(Data extracted from a collection)
□ □ □ □ □

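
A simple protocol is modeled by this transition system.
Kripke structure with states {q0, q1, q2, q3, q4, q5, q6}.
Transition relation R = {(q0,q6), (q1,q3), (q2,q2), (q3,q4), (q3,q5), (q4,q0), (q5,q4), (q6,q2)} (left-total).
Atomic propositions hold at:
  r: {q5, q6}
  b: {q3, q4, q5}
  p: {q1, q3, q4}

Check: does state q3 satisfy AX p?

Sat(AX p) = {s : every successor in {q1, q3, q4}} = {q1, q5}
q3 ∉ Sat(AX p) = {q1, q5}, so the formula does not hold at q3.

No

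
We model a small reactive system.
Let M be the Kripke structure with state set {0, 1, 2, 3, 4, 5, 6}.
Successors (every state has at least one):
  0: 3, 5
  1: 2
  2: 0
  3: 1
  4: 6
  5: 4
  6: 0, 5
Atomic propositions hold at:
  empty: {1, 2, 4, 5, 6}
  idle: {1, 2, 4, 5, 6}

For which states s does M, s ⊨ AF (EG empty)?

EG empty: greatest fixpoint, start Z0 = {1, 2, 4, 5, 6}, keep only states in Sat with some successor in Z. Z1 = {1, 4, 5, 6}; Z2 = {4, 5, 6}; fixed.
Sat(EG empty) = {4, 5, 6}
AF (EG empty): least fixpoint, start Z0 = {4, 5, 6}, add states with every successor in Z. Already a fixed point.
Sat(AF (EG empty)) = {4, 5, 6}

{4, 5, 6}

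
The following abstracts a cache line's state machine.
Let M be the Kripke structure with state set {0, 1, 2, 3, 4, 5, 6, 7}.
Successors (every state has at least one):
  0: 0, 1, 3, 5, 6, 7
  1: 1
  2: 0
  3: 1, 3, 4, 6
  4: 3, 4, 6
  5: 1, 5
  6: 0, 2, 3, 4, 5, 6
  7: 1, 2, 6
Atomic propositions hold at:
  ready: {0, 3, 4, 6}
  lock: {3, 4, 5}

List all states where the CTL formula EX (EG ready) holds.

{0, 2, 3, 4, 6, 7}

EG ready: greatest fixpoint, start Z0 = {0, 3, 4, 6}, keep only states in Sat with some successor in Z. Already a fixed point.
Sat(EG ready) = {0, 3, 4, 6}
Sat(EX (EG ready)) = {s : some successor in {0, 3, 4, 6}} = {0, 2, 3, 4, 6, 7}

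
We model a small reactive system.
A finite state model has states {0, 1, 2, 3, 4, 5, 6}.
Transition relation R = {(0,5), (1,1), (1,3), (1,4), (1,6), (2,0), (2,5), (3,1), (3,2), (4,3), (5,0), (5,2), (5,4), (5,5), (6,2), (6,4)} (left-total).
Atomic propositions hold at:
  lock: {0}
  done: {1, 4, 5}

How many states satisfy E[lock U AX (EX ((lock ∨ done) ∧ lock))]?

Sat(lock ∨ done) = {0, 1, 4, 5}
Sat((lock ∨ done) ∧ lock) = {0}
Sat(EX ((lock ∨ done) ∧ lock)) = {s : some successor in {0}} = {2, 5}
Sat(AX (EX ((lock ∨ done) ∧ lock))) = {s : every successor in {2, 5}} = {0}
E[lock U AX (EX ((lock ∨ done) ∧ lock))]: least fixpoint, start Z0 = Sat(AX (EX ((lock ∨ done) ∧ lock))) = {0}, add states in Sat(lock) with some successor in Z. Already a fixed point.
Sat(E[lock U AX (EX ((lock ∨ done) ∧ lock))]) = {0}
|Sat(E[lock U AX (EX ((lock ∨ done) ∧ lock))])| = |{0}| = 1.

1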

□ □ □ □ □

PROBLEM TO WORK ON »
Pull out every line holding "left" from the records above, and copy it.

ANSWER »
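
Transition relation R = {(q0,q6), (q1,q3), (q2,q2), (q3,q4), (q3,q5), (q4,q0), (q5,q4), (q6,q2)} (left-total).
Transition relation R = {(0,5), (1,1), (1,3), (1,4), (1,6), (2,0), (2,5), (3,1), (3,2), (4,3), (5,0), (5,2), (5,4), (5,5), (6,2), (6,4)} (left-total).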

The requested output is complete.